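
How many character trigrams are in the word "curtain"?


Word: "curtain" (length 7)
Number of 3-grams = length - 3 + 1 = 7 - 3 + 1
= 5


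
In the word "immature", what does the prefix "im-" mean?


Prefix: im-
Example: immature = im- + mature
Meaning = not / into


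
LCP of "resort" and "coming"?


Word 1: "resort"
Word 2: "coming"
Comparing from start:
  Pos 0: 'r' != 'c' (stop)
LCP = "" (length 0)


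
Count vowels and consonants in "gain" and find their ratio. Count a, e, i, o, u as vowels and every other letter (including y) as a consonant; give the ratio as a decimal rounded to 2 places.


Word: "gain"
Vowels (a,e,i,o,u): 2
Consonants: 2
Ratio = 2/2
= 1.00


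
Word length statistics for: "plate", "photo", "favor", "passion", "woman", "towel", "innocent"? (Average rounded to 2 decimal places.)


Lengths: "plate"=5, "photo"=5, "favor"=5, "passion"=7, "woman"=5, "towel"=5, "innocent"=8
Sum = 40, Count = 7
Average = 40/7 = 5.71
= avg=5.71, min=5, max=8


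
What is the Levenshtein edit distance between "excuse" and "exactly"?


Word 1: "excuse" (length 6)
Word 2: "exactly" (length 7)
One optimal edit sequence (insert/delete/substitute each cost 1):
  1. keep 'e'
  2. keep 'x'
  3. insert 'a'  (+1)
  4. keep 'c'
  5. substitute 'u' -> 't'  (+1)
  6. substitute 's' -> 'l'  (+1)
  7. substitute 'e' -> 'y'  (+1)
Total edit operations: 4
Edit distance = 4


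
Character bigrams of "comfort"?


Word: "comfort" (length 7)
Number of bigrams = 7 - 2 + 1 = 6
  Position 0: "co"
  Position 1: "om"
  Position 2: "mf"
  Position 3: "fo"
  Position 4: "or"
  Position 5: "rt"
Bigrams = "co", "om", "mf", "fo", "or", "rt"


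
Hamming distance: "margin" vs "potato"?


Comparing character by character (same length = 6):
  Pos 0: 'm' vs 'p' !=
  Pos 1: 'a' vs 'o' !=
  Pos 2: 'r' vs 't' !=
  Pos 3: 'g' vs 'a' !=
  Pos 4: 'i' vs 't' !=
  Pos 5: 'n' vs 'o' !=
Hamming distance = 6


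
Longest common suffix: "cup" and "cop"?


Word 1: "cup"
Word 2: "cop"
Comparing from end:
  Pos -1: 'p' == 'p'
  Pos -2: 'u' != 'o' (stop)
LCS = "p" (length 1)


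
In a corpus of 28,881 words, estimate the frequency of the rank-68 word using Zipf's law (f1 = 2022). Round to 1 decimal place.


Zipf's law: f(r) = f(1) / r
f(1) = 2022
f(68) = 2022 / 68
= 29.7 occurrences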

...

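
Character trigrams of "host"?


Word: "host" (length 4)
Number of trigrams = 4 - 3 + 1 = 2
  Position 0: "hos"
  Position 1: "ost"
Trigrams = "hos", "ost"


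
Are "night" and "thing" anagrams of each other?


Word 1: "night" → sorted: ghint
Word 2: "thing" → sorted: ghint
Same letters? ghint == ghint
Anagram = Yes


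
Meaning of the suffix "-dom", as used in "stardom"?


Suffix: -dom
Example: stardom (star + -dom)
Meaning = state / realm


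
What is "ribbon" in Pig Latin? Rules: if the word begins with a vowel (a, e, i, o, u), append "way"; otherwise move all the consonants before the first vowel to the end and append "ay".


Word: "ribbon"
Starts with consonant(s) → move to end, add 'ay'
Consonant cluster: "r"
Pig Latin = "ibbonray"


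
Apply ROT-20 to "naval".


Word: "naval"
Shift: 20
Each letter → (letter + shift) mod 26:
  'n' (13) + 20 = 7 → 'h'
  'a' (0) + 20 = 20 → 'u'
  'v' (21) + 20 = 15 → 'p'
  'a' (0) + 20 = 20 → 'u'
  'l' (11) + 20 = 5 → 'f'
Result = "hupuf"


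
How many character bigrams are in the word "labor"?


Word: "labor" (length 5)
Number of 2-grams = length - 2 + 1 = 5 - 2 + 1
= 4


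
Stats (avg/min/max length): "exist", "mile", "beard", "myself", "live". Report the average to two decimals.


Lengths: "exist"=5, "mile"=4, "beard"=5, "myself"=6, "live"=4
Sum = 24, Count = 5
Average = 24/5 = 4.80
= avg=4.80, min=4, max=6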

--

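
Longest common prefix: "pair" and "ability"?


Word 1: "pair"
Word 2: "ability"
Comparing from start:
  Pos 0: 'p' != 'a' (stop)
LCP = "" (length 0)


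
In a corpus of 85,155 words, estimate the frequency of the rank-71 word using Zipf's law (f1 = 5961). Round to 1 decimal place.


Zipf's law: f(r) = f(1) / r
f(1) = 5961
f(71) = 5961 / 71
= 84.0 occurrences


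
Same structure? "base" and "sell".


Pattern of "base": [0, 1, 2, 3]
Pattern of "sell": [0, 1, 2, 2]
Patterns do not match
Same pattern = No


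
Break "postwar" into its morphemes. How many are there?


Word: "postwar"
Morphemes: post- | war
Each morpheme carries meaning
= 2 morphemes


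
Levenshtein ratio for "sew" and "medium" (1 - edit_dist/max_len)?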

**Problem to work on:** Starting at the line that has "In a corpus of 85,155" in the records above, restate word for word every line until the one that has "Levenshtein ratio for", and include that one as well.

**Finished exercise:**
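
In a corpus of 85,155 words, estimate the frequency of the rank-71 word using Zipf's law (f1 = 5961). Round to 1 decimal place.


Zipf's law: f(r) = f(1) / r
f(1) = 5961
f(71) = 5961 / 71
= 84.0 occurrences


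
Same structure? "base" and "sell".


Pattern of "base": [0, 1, 2, 3]
Pattern of "sell": [0, 1, 2, 2]
Patterns do not match
Same pattern = No


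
Break "postwar" into its morphemes. How many are there?


Word: "postwar"
Morphemes: post- | war
Each morpheme carries meaning
= 2 morphemes


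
Levenshtein ratio for "sew" and "medium" (1 - edit_dist/max_len)?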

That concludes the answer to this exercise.